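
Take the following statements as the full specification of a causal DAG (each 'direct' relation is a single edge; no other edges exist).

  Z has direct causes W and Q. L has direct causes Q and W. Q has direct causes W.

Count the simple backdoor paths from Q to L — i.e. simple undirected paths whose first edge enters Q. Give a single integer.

A backdoor path from Q to L is any simple undirected path whose first edge points into Q (i.e. leaves Q via a parent).
Parents of Q: {W}.
Enumerating:
  P1: Q <- W -> L
That exhausts the simple backdoor paths. Count: 1.

1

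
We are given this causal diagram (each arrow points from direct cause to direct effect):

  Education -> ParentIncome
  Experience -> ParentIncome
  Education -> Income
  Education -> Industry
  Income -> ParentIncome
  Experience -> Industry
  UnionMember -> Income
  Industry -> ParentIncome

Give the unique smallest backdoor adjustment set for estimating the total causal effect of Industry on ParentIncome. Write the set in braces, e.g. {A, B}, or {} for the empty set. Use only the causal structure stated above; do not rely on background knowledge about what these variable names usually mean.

{Education, Experience}

Variables eligible for adjustment (non-descendants of Industry, excluding Industry and ParentIncome): {Education, Experience, Income, UnionMember}.
Backdoor paths from Industry to ParentIncome:
  P1: Industry <- Education -> Income -> ParentIncome
  P2: Industry <- Education -> ParentIncome
  P3: Industry <- Experience -> ParentIncome
The empty set is not sufficient: P1 (Industry <- Education -> Income -> ParentIncome) has no collider blocking it and no conditioned non-collider, so it is open.
Try {Education, Experience}:
  P1: blocked at fork node Education ∈ conditioning set.
  P2: blocked at fork node Education ∈ conditioning set.
  P3: blocked at fork node Experience ∈ conditioning set.
{Education, Experience} contains no descendant of Industry and blocks every backdoor path.
Every element of {Education, Experience} is needed (dropping Education leaves P1 open; dropping Experience leaves P3 open), so no proper subset is valid.
Among all size-2 subsets of the eligible variables, only {Education, Experience} blocks every backdoor path, so it is the unique smallest valid adjustment set.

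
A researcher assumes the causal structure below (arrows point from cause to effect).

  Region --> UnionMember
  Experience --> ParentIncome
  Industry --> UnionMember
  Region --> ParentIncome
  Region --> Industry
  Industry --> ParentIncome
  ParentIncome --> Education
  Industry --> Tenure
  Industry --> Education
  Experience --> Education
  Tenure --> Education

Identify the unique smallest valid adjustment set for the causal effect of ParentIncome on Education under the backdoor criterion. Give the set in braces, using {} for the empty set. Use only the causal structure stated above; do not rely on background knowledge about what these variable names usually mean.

Variables eligible for adjustment (non-descendants of ParentIncome, excluding ParentIncome and Education): {Experience, Industry, Region, Tenure, UnionMember}.
Backdoor paths from ParentIncome to Education:
  P1: ParentIncome <- Experience -> Education
  P2: ParentIncome <- Region -> Industry -> Tenure -> Education
  P3: ParentIncome <- Region -> Industry -> Education
  P4: ParentIncome <- Region -> UnionMember <- Industry -> Tenure -> Education
  P5: ParentIncome <- Region -> UnionMember <- Industry -> Education
  P6: ParentIncome <- Industry -> Tenure -> Education
  P7: ParentIncome <- Industry -> Education
The empty set is not sufficient: P1 (ParentIncome <- Experience -> Education) has no collider blocking it and no conditioned non-collider, so it is open.
Try {Experience, Industry}:
  P1: blocked at fork node Experience ∈ conditioning set.
  P2: blocked at chain node Industry ∈ conditioning set.
  P3: blocked at chain node Industry ∈ conditioning set.
  P4: blocked at collider UnionMember (neither it nor any descendant is in the conditioning set).
  P5: blocked at collider UnionMember (neither it nor any descendant is in the conditioning set).
  P6: blocked at fork node Industry ∈ conditioning set.
  P7: blocked at fork node Industry ∈ conditioning set.
{Experience, Industry} contains no descendant of ParentIncome and blocks every backdoor path.
Every element of {Experience, Industry} is needed (dropping Experience leaves P1 open; dropping Industry leaves P2 open), so no proper subset is valid.
Among all size-2 subsets of the eligible variables, only {Experience, Industry} blocks every backdoor path, so it is the unique smallest valid adjustment set.

{Experience, Industry}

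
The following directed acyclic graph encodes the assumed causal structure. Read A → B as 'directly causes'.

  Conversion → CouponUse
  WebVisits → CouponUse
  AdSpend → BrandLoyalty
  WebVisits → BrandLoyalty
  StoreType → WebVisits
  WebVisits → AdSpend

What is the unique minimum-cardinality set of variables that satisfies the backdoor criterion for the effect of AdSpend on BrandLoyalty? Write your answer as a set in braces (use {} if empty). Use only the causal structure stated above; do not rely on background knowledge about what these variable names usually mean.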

* * * * * * *

» **YOUR TASK**
Taking the records above, retype every line from the one with "Industry --> Tenure" down to the one with "Tenure --> Education", exactly and with nothing else.

» **SOLVED EXERCISE**
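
  Industry --> Tenure
  Industry --> Education
  Experience --> Education
  Tenure --> Education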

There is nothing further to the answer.